(YOUR ASSIGNMENT)
The answer should be an exact copy of the lines from the line with "A spring of" through the last line of the entries, and no other lines.
======== GIVEN ENTRIES
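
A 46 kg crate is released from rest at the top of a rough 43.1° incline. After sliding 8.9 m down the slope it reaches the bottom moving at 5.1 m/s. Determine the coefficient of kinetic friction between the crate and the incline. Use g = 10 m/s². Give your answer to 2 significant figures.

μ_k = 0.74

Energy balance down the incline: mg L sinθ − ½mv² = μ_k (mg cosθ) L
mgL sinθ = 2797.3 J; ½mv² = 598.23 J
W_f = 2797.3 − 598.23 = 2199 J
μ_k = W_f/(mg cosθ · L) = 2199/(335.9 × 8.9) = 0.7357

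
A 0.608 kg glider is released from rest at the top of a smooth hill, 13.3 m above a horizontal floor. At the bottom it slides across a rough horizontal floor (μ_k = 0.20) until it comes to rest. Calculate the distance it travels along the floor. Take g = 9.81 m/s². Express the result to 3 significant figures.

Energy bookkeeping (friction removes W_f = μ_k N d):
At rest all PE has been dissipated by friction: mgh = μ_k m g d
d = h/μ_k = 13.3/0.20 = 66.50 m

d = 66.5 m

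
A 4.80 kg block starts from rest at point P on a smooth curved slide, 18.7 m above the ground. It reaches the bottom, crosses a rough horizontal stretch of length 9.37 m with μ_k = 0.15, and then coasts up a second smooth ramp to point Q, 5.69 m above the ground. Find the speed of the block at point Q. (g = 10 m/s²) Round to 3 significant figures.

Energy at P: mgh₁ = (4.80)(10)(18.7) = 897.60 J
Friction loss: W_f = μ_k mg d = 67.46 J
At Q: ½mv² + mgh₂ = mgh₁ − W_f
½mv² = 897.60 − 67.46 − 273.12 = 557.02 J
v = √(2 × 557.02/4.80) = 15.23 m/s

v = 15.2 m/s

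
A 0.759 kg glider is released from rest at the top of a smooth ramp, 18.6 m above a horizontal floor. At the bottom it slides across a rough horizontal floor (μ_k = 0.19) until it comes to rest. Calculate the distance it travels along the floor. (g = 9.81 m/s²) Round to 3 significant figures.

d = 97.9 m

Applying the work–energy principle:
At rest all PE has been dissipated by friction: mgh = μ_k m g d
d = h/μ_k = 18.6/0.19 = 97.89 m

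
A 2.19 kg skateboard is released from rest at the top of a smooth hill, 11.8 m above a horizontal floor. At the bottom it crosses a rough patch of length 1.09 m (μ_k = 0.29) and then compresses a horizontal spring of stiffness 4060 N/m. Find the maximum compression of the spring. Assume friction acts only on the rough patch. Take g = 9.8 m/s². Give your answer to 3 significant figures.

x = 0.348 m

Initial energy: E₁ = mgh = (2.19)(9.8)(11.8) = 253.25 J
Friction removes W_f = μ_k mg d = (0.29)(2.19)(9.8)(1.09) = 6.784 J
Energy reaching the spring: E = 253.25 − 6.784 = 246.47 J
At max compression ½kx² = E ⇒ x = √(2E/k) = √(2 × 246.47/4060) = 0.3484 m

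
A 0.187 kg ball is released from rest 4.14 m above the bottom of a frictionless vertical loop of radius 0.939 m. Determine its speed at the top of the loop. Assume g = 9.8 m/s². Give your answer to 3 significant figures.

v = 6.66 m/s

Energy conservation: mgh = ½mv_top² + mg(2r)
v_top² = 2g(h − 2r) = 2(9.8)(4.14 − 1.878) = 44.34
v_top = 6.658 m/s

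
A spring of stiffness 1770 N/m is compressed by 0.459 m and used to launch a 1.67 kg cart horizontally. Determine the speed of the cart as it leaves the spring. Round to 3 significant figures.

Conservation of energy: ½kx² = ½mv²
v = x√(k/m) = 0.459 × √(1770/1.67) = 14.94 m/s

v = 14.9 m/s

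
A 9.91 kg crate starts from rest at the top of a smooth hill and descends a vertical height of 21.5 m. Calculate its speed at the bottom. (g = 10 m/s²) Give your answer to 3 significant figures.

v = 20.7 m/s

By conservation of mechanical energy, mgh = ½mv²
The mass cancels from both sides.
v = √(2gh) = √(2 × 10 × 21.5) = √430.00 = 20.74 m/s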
================
(SOLUTION TO THIS PROBLEM)
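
A spring of stiffness 1770 N/m is compressed by 0.459 m and used to launch a 1.67 kg cart horizontally. Determine the speed of the cart as it leaves the spring. Round to 3 significant figures.

Conservation of energy: ½kx² = ½mv²
v = x√(k/m) = 0.459 × √(1770/1.67) = 14.94 m/s

v = 14.9 m/s

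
A 9.91 kg crate starts from rest at the top of a smooth hill and descends a vertical height of 21.5 m. Calculate its speed at the bottom. (g = 10 m/s²) Give your answer to 3 significant figures.

v = 20.7 m/s

By conservation of mechanical energy, mgh = ½mv²
The mass cancels from both sides.
v = √(2gh) = √(2 × 10 × 21.5) = √430.00 = 20.74 m/s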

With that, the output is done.